→ **Required work**: From the data underneath, reproduce exactly the stretch that begins at the line with "2. throttle_to(8814 rpm)" and ends after the line with "6. throttle_to(6147 rpm)".

[Records for the task — start]

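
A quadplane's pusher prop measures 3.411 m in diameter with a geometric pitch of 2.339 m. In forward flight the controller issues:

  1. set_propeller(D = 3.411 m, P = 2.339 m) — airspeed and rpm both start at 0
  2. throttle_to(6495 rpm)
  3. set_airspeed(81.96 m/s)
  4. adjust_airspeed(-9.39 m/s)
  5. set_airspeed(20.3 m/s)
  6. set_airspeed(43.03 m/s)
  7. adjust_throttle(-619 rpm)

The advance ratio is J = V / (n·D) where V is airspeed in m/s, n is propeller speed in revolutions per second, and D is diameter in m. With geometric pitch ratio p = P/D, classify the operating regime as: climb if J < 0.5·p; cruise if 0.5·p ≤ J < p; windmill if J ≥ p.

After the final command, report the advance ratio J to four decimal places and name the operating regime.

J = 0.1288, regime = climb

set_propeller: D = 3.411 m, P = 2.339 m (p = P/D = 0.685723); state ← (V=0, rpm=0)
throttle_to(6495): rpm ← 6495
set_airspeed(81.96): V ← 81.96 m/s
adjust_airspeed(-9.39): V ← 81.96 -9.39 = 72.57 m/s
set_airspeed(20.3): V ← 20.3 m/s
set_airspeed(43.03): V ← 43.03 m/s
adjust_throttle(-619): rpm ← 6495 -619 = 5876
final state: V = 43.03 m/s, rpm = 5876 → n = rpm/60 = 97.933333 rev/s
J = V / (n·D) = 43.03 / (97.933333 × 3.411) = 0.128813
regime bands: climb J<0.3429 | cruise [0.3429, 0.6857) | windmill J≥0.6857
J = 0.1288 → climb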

[Records for the task — finish]
[Records for the task — start]

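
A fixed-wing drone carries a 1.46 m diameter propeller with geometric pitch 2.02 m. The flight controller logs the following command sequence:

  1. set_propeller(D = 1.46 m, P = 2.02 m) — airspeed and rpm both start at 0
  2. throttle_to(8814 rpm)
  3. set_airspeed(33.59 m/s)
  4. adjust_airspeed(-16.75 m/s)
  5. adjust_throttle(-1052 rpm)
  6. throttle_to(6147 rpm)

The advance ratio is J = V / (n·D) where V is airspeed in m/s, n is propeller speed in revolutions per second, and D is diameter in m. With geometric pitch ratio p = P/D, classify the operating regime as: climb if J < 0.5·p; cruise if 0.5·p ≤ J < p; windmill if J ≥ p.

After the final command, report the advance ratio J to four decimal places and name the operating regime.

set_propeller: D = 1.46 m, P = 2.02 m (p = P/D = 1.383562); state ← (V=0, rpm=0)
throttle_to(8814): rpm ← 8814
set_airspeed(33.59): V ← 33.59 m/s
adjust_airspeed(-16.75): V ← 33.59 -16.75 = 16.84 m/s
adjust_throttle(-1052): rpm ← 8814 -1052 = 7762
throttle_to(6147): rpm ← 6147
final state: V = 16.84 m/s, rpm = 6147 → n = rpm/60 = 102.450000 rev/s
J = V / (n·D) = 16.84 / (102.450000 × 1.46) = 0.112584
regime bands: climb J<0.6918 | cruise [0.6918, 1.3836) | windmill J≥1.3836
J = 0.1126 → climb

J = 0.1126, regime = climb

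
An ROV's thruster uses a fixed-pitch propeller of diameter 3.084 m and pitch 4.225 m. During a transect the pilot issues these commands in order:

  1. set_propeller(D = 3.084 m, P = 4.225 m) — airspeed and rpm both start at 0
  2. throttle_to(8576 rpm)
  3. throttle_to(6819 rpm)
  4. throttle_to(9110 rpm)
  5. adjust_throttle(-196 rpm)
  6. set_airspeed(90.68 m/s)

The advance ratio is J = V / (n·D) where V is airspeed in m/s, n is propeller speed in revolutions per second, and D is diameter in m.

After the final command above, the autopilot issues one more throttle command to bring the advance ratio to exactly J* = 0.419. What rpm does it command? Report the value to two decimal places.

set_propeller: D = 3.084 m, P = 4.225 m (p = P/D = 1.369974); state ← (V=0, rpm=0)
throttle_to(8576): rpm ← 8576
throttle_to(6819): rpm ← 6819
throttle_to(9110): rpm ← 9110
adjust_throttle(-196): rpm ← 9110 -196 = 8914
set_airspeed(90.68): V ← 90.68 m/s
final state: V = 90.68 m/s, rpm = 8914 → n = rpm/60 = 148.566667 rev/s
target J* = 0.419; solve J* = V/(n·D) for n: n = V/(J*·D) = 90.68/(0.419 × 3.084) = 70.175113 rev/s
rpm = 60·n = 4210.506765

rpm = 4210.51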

[Records for the task — finish]
[Records for the task — start]

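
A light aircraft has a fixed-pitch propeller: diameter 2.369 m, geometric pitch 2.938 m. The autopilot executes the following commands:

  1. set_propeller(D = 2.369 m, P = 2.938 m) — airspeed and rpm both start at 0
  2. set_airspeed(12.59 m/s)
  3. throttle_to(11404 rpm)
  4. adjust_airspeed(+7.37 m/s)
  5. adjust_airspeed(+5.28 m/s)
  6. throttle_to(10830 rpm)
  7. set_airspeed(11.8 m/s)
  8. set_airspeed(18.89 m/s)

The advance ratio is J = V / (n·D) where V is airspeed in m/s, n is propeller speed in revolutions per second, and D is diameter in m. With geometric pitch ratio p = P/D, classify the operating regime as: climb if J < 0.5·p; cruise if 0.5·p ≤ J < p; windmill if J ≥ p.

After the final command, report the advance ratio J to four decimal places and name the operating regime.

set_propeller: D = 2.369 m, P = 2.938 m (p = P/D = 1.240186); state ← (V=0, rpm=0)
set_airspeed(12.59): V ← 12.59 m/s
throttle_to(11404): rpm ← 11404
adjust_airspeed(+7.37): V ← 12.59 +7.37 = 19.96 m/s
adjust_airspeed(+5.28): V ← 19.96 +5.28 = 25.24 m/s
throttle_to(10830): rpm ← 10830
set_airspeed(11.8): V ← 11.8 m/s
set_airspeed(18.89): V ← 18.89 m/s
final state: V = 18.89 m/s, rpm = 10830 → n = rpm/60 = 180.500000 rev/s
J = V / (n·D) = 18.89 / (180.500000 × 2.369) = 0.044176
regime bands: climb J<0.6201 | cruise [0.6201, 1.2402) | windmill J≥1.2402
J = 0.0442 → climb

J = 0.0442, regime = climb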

[Records for the task — finish]

→ **Completed task**:
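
  2. throttle_to(8814 rpm)
  3. set_airspeed(33.59 m/s)
  4. adjust_airspeed(-16.75 m/s)
  5. adjust_throttle(-1052 rpm)
  6. throttle_to(6147 rpm)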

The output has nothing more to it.